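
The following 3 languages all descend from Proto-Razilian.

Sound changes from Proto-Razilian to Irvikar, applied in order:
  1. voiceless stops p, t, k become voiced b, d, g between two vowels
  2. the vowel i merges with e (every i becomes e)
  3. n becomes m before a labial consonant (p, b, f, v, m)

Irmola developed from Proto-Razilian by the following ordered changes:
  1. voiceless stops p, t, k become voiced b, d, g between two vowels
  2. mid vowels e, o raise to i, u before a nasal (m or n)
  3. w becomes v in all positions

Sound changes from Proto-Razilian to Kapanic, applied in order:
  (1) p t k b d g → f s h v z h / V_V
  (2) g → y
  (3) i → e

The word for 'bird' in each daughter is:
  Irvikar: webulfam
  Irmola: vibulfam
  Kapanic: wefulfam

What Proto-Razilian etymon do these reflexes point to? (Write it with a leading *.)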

### HOW TO COMPLETE THIS TASK
The response should consist of every record, written out exactly as given.

### ANSWER FOR THIS EXERCISE
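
The following 3 languages all descend from Proto-Razilian.

Sound changes from Proto-Razilian to Irvikar, applied in order:
  1. voiceless stops p, t, k become voiced b, d, g between two vowels
  2. the vowel i merges with e (every i becomes e)
  3. n becomes m before a labial consonant (p, b, f, v, m)

Irmola developed from Proto-Razilian by the following ordered changes:
  1. voiceless stops p, t, k become voiced b, d, g between two vowels
  2. mid vowels e, o raise to i, u before a nasal (m or n)
  3. w becomes v in all positions

Sound changes from Proto-Razilian to Kapanic, applied in order:
  (1) p t k b d g → f s h v z h / V_V
  (2) g → y
  (3) i → e

The word for 'bird' in each daughter is:
  Irvikar: webulfam
  Irmola: vibulfam
  Kapanic: wefulfam

What Proto-Razilian etymon do these reflexes point to? (Write it with a leading *.)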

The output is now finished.